• [REQUIRED ACTION]: Reproduce the listing below precisely, leaving every line intact.

• [SOURCE RECORDS]:
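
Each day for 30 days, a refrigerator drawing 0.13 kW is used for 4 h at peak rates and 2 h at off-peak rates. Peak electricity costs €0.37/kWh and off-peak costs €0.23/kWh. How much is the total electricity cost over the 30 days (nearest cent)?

Peak energy = 0.13 kW × 4 h × 30 = 15.6 kWh
Off-peak energy = 0.13 kW × 2 h × 30 = 7.8 kWh
Cost = 15.6 × €0.37 + 7.8 × €0.23 = €5.772 + €1.794 = €7.57

€7.57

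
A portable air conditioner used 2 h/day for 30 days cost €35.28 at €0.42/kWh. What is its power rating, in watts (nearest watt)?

Energy = €35.28 ÷ €0.42/kWh = 84 kWh
Runtime = 2 h/day × 30 days = 60 h
Power = 84 kWh ÷ 60 h = 1.4 kW = 1400 W

1400 W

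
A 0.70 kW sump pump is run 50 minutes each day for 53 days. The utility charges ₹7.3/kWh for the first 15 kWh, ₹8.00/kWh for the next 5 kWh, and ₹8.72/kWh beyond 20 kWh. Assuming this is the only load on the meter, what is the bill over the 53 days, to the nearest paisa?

₹244.69

Runtime = 50 min × 53 = 2650 min = 44.166666… h
Energy = 0.7 kW × 44.166666… h = 30.916666… kWh
Tier 1 (0–15 kWh): 15 × ₹7.3 = ₹109.5
Tier 2 (15–20 kWh): 5 × ₹8.00 = ₹40
Above 20 kWh: 10.916666… × ₹8.72 = ₹95.193333…
Bill = ₹244.69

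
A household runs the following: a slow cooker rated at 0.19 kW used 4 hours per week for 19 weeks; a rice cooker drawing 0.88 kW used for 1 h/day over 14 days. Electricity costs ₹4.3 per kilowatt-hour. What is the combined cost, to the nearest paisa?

slow cooker: Runtime = 4 h/week × 19 weeks = 76 h
slow cooker: 0.19 kW × 76 h = 14.44 kWh
rice cooker: Runtime = 1 h/day × 14 days = 14 h
rice cooker: 0.88 kW × 14 h = 12.32 kWh
Total energy = 26.76 kWh
Cost = 26.76 × ₹4.3 = ₹115.07

₹115.07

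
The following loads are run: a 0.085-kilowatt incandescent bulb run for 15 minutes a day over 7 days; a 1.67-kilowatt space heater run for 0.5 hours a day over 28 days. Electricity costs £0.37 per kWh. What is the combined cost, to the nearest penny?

£8.71

incandescent bulb: Runtime = 15 min × 7 = 105 min = 1.75 h
incandescent bulb: 0.085 kW × 1.75 h = 0.14875 kWh
space heater: Runtime = 0.5 h/day × 28 days = 14 h
space heater: 1.67 kW × 14 h = 23.38 kWh
Total energy = 23.52875 kWh
Cost = 23.52875 × £0.37 = £8.71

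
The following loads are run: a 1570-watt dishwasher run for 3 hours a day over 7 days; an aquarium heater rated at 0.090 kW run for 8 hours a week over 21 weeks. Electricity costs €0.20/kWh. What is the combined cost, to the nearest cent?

€9.62

dishwasher: Runtime = 3 h/day × 7 days = 21 h
dishwasher: 1.57 kW × 21 h = 32.97 kWh
aquarium heater: Runtime = 8 h/week × 21 weeks = 168 h
aquarium heater: 0.09 kW × 168 h = 15.12 kWh
Total energy = 48.09 kWh
Cost = 48.09 × €0.20 = €9.62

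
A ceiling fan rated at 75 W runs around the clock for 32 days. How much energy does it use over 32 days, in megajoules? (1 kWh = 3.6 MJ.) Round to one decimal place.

207.4 MJ

Runtime = 24 h × 32 = 768 h
Energy = 0.075 kW × 768 h = 57.6 kWh
= 57.6 × 3.6 MJ = 207.4 MJ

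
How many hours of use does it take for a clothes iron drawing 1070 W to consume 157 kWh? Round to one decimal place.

146.7 h

Hours = 157 kWh ÷ 1.07 kW = 146.7 h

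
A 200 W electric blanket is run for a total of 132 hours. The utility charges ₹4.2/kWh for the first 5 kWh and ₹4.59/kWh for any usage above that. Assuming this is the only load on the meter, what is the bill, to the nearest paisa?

₹119.23

Energy = 0.2 kW × 132 h = 26.4 kWh
Tier 1 (0–5 kWh): 5 × ₹4.2 = ₹21
Above 5 kWh: 21.4 × ₹4.59 = ₹98.226
Bill = ₹119.23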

• [ANSWER SPACE]:
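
Each day for 30 days, a refrigerator drawing 0.13 kW is used for 4 h at peak rates and 2 h at off-peak rates. Peak electricity costs €0.37/kWh and off-peak costs €0.23/kWh. How much is the total electricity cost over the 30 days (nearest cent)?

Peak energy = 0.13 kW × 4 h × 30 = 15.6 kWh
Off-peak energy = 0.13 kW × 2 h × 30 = 7.8 kWh
Cost = 15.6 × €0.37 + 7.8 × €0.23 = €5.772 + €1.794 = €7.57

€7.57

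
A portable air conditioner used 2 h/day for 30 days cost €35.28 at €0.42/kWh. What is its power rating, in watts (nearest watt)?

Energy = €35.28 ÷ €0.42/kWh = 84 kWh
Runtime = 2 h/day × 30 days = 60 h
Power = 84 kWh ÷ 60 h = 1.4 kW = 1400 W

1400 W

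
A 0.70 kW sump pump is run 50 minutes each day for 53 days. The utility charges ₹7.3/kWh for the first 15 kWh, ₹8.00/kWh for the next 5 kWh, and ₹8.72/kWh beyond 20 kWh. Assuming this is the only load on the meter, what is the bill over the 53 days, to the nearest paisa?

₹244.69

Runtime = 50 min × 53 = 2650 min = 44.166666… h
Energy = 0.7 kW × 44.166666… h = 30.916666… kWh
Tier 1 (0–15 kWh): 15 × ₹7.3 = ₹109.5
Tier 2 (15–20 kWh): 5 × ₹8.00 = ₹40
Above 20 kWh: 10.916666… × ₹8.72 = ₹95.193333…
Bill = ₹244.69

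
A household runs the following: a slow cooker rated at 0.19 kW used 4 hours per week for 19 weeks; a rice cooker drawing 0.88 kW used for 1 h/day over 14 days. Electricity costs ₹4.3 per kilowatt-hour. What is the combined cost, to the nearest paisa?

slow cooker: Runtime = 4 h/week × 19 weeks = 76 h
slow cooker: 0.19 kW × 76 h = 14.44 kWh
rice cooker: Runtime = 1 h/day × 14 days = 14 h
rice cooker: 0.88 kW × 14 h = 12.32 kWh
Total energy = 26.76 kWh
Cost = 26.76 × ₹4.3 = ₹115.07

₹115.07

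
The following loads are run: a 0.085-kilowatt incandescent bulb run for 15 minutes a day over 7 days; a 1.67-kilowatt space heater run for 0.5 hours a day over 28 days. Electricity costs £0.37 per kWh. What is the combined cost, to the nearest penny?

£8.71

incandescent bulb: Runtime = 15 min × 7 = 105 min = 1.75 h
incandescent bulb: 0.085 kW × 1.75 h = 0.14875 kWh
space heater: Runtime = 0.5 h/day × 28 days = 14 h
space heater: 1.67 kW × 14 h = 23.38 kWh
Total energy = 23.52875 kWh
Cost = 23.52875 × £0.37 = £8.71

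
The following loads are run: a 1570-watt dishwasher run for 3 hours a day over 7 days; an aquarium heater rated at 0.090 kW run for 8 hours a week over 21 weeks. Electricity costs €0.20/kWh. What is the combined cost, to the nearest cent?

€9.62

dishwasher: Runtime = 3 h/day × 7 days = 21 h
dishwasher: 1.57 kW × 21 h = 32.97 kWh
aquarium heater: Runtime = 8 h/week × 21 weeks = 168 h
aquarium heater: 0.09 kW × 168 h = 15.12 kWh
Total energy = 48.09 kWh
Cost = 48.09 × €0.20 = €9.62

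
A ceiling fan rated at 75 W runs around the clock for 32 days. How much energy does it use over 32 days, in megajoules? (1 kWh = 3.6 MJ.) Round to one decimal place.

207.4 MJ

Runtime = 24 h × 32 = 768 h
Energy = 0.075 kW × 768 h = 57.6 kWh
= 57.6 × 3.6 MJ = 207.4 MJ

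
How many hours of use does it take for a clothes iron drawing 1070 W to consume 157 kWh? Round to one decimal place.

146.7 h

Hours = 157 kWh ÷ 1.07 kW = 146.7 h

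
A 200 W electric blanket is run for a total of 132 hours. The utility charges ₹4.2/kWh for the first 5 kWh and ₹4.59/kWh for any usage above that. Assuming this is the only load on the meter, what is the bill, to the nearest paisa?

₹119.23

Energy = 0.2 kW × 132 h = 26.4 kWh
Tier 1 (0–5 kWh): 5 × ₹4.2 = ₹21
Above 5 kWh: 21.4 × ₹4.59 = ₹98.226
Bill = ₹119.23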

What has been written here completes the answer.